[[ DATASET ENTRIES open ]]

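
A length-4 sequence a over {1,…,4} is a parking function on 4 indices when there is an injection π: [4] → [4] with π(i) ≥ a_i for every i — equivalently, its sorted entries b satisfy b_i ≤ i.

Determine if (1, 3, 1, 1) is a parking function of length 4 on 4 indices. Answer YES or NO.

YES

Sorted: b = (1, 1, 1, 3).
  b_1=1 ≤ 1
  b_2=1 ≤ 2
  b_3=1 ≤ 3
  b_4=3 ≤ 4
All bounds hold ⇒ YES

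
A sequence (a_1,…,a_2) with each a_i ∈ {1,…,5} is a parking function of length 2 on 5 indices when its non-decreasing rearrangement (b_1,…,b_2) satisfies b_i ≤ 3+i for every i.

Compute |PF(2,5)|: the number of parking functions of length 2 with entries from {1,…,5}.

24

Count = (6−2)·6^(2−1) = 4 · 6 = 24 [KW]
E.g. (4,5) → sorted (4,5): b_i ≤ 3+i ∀i, a PF.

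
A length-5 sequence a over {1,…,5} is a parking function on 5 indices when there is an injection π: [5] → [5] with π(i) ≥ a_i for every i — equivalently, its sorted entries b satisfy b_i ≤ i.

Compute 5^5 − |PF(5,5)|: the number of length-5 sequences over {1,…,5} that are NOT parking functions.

|PF| = (5−5+1)·(5+1)^(5−1) = 1 · 1296 = 1296 (Pollak)
One tuple (4,2,5,4,4) → sorted (2,4,4,4,5): b_1=2>1, not a PF.
5^5 − 1296 = 3125 − 1296 = 1829

1829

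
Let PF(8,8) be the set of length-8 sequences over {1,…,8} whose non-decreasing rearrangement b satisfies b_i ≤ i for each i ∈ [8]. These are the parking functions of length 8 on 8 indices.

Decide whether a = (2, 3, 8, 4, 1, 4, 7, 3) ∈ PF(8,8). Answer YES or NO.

YES

Order a: b = (1, 2, 3, 3, 4, 4, 7, 8).
  b_1=1 ≤ 1
  b_2=2 ≤ 2
  b_3=3 ≤ 3
  b_4=3 ≤ 4
  b_5=4 ≤ 5
  b_6=4 ≤ 6
  b_7=7 ≤ 7
  b_8=8 ≤ 8
All bounds hold ⇒ YES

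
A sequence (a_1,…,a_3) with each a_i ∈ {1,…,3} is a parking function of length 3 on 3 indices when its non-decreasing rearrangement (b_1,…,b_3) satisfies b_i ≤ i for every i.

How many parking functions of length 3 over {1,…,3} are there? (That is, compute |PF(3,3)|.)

16

#PF = (3−3+1)·(3+1)^(3−1) = 1·16 = 16 [KW]
Check (2,1,3) → sorted (1,2,3): b_i ≤ i ∀i, a PF.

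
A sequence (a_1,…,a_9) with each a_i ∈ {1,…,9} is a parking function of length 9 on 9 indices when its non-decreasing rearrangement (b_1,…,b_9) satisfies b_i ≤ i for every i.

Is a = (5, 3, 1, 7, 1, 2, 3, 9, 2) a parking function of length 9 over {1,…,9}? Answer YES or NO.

YES

Order a: b = (1, 1, 2, 2, 3, 3, 5, 7, 9).
  b_1=1 ≤ 1
  b_2=1 ≤ 2
  b_3=2 ≤ 3
  b_4=2 ≤ 4
  b_5=3 ≤ 5
  b_6=3 ≤ 6
  b_7=5 ≤ 7
  b_8=7 ≤ 8
  b_9=9 ≤ 9
All bounds hold ⇒ YES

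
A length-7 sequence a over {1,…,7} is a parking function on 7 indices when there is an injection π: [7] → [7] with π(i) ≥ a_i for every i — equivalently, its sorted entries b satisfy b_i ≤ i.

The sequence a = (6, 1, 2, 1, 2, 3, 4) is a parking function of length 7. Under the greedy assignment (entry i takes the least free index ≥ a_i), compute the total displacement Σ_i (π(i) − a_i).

Σπ = 28 ({1..7} each once); Σa = 6+1+2+1+2+3+4 = 19; disp = 28−19 = 9.

9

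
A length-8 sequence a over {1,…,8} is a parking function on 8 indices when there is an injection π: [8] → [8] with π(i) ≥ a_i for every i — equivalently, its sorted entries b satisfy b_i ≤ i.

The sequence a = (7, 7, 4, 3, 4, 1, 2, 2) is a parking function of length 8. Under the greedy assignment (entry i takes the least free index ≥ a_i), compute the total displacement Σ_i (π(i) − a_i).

6

Σπ = 36 ({1..8} each once); Σa = 7+7+4+3+4+1+2+2 = 30; disp = 36−30 = 6.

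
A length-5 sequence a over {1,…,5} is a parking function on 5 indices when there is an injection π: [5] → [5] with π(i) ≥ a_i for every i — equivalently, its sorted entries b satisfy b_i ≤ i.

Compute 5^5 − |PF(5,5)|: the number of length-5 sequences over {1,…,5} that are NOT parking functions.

1829

|PF(5,5)| = 1·6^4 = 1 · 1296 = 1296 (Konheim–Weiss)
E.g. (5,5,5,1,2) → sorted (1,2,5,5,5): b_3=5>3, not a PF.
5^5 − 1296 = 3125 − 1296 = 1829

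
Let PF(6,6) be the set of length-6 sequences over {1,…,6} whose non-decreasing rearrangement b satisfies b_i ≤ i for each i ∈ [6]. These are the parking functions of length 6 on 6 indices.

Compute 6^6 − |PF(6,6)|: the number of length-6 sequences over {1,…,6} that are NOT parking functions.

29849

|PF(6,6)| = (6+1−6)·(6+1)^{6−1} = 1·16807 = 16807 (Pollak)
One tuple (2,5,5,6,6,6) → sorted (2,5,5,6,6,6): b_1=2>1, not a PF.
Total 46656; non-PF = 46656−16807 = 29849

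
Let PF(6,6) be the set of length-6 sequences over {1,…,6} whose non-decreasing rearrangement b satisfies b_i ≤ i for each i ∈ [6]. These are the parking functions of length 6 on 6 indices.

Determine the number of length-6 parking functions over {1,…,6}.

#PF = (6−6+1)·(6+1)^(6−1) = 1·16807 = 16807 (Pollak)
Example (2,4,5,2,1,5) → sorted (1,2,2,4,5,5): b_i ≤ i ∀i, a PF.

16807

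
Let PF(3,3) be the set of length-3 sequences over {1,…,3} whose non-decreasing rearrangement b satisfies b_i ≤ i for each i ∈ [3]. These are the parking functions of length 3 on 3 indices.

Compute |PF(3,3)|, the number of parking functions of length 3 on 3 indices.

16

|PF| = (3+1−3)·(3+1)^{3−1} = 1·16 = 16 (Pollak)
One tuple (2,1,3) → sorted (1,2,3): b_i ≤ i ∀i, a PF.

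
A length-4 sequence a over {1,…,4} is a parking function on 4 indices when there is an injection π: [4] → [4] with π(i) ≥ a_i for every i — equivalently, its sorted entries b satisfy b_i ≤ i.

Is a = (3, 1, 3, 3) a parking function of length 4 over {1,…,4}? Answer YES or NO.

NO

Rearranged: b = (1, 3, 3, 3).
  b_1=1 ≤ 1
  b_2=3 > 2
  fails at i=2 ⇒ NO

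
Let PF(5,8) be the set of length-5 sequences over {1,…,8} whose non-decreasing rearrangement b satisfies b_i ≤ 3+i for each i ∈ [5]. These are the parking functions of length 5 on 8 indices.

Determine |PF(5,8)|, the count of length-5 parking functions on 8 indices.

|PF| = 4·9^4 = 4×6561 = 26244 (Pollak)
E.g. (1,8,5,1,6) → sorted (1,1,5,6,8): b_i ≤ 3+i ∀i, a PF.

26244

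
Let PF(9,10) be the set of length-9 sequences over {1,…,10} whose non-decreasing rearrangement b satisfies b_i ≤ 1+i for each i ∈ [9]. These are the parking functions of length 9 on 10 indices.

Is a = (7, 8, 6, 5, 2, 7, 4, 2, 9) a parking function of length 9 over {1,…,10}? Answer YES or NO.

YES

Sorted: b = (2, 2, 4, 5, 6, 7, 7, 8, 9).
  b_1=2 ≤ 2
  b_2=2 ≤ 3
  b_3=4 ≤ 4
  b_4=5 ≤ 5
  b_5=6 ≤ 6
  b_6=7 ≤ 7
  b_7=7 ≤ 8
  b_8=8 ≤ 9
  b_9=9 ≤ 10
All bounds hold ⇒ YES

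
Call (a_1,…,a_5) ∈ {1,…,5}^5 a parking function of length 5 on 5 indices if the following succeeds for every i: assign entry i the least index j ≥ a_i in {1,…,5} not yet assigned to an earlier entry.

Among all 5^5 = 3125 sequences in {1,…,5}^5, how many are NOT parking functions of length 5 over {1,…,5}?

|PF(5,5)| = (5−5+1)·(5+1)^(5−1) = 1×1296 = 1296 (Konheim–Weiss)
Example (5,5,1,1,5) → sorted (1,1,5,5,5): b_3=5>3, not a PF.
Total 3125; non-PF = 3125−1296 = 1829

1829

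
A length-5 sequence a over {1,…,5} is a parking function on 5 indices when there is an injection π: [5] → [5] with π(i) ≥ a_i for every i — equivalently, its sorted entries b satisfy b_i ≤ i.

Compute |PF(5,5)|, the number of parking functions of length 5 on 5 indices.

1296

|PF| = (5−5+1)·(5+1)^(5−1) = 1 · 1296 = 1296 [KW]
E.g. (2,4,2,3,1) → sorted (1,2,2,3,4): b_i ≤ i ∀i, a PF.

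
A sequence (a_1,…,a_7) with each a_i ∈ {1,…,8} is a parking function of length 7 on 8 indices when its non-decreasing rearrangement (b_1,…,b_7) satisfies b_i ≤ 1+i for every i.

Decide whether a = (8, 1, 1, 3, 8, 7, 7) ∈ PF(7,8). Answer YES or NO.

NO

Sorted: b = (1, 1, 3, 7, 7, 8, 8).
  b_1=1 ≤ 2
  b_2=1 ≤ 3
  b_3=3 ≤ 4
  b_4=7 > 5
  fails at i=4 ⇒ NO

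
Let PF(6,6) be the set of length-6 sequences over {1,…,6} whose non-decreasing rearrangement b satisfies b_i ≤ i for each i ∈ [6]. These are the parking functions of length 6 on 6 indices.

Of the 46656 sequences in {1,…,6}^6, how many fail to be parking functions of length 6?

29849

Count = 1·7^5 = 1 · 16807 = 16807 [KW]
E.g. (2,2,6,6,6,4) → sorted (2,2,4,6,6,6): b_1=2>1, not a PF.
So 46656 − 16807 = 29849 fail.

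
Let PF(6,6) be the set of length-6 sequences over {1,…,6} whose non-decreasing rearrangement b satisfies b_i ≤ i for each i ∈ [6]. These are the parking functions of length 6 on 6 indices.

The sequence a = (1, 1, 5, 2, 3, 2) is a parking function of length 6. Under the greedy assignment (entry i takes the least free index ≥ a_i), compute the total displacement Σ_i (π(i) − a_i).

7

Σπ = 6·7/2 = 21 (π permutes [6]); Σa = 1+1+5+2+3+2 = 14; disp = 21−14 = 7.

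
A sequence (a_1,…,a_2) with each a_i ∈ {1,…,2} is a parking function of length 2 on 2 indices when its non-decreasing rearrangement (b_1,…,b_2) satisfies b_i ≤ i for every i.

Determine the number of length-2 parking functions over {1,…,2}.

3

#PF = (2+1−2)·(2+1)^{2−1} = 1 · 3 = 3
E.g. (1,1) → sorted (1,1): b_i ≤ i ∀i, a PF.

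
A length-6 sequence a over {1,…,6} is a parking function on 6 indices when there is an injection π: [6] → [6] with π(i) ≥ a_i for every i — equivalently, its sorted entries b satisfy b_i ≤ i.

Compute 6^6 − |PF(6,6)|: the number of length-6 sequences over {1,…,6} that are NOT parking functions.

Count = 1·7^5 = 1×16807 = 16807 (Konheim–Weiss)
E.g. (5,6,4,3,4,2) → sorted (2,3,4,4,5,6): b_1=2>1, not a PF.
6^6 − 16807 = 46656 − 16807 = 29849

29849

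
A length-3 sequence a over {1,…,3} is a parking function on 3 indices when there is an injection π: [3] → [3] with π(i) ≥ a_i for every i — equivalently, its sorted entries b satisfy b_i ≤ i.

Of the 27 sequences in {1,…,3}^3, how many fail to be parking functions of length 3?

|PF| = (3−3+1)·(3+1)^(3−1) = 1 · 16 = 16 (Pollak)
E.g. (3,1,3) → sorted (1,3,3): b_2=3>2, not a PF.
So 27 − 16 = 11 fail.

11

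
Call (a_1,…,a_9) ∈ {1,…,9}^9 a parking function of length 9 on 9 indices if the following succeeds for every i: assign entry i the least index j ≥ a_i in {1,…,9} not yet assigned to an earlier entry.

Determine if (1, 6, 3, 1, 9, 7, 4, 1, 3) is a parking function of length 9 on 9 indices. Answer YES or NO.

YES

Rearranged: b = (1, 1, 1, 3, 3, 4, 6, 7, 9).
  b_1=1 ≤ 1
  b_2=1 ≤ 2
  b_3=1 ≤ 3
  b_4=3 ≤ 4
  b_5=3 ≤ 5
  b_6=4 ≤ 6
  b_7=6 ≤ 7
  b_8=7 ≤ 8
  b_9=9 ≤ 9
All bounds hold ⇒ YES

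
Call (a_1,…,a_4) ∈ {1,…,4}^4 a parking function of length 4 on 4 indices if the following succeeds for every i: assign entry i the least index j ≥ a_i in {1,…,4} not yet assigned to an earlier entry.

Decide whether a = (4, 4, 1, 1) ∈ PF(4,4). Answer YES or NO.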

[[ DATASET ENTRIES closed ]]

▶ [WORK TASK]
Each line above from the one with "Of the 27 sequences" up to and including the one with "Call (a_1,…,a_9) ∈" must be set down exactly, and no line outside that span may appear.

▶ [ANSWER FOR THE TASK]
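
Of the 27 sequences in {1,…,3}^3, how many fail to be parking functions of length 3?

|PF| = (3−3+1)·(3+1)^(3−1) = 1 · 16 = 16 (Pollak)
E.g. (3,1,3) → sorted (1,3,3): b_2=3>2, not a PF.
So 27 − 16 = 11 fail.

11

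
Call (a_1,…,a_9) ∈ {1,…,9}^9 a parking function of length 9 on 9 indices if the following succeeds for every i: assign entry i the least index j ≥ a_i in {1,…,9} not yet assigned to an earlier entry.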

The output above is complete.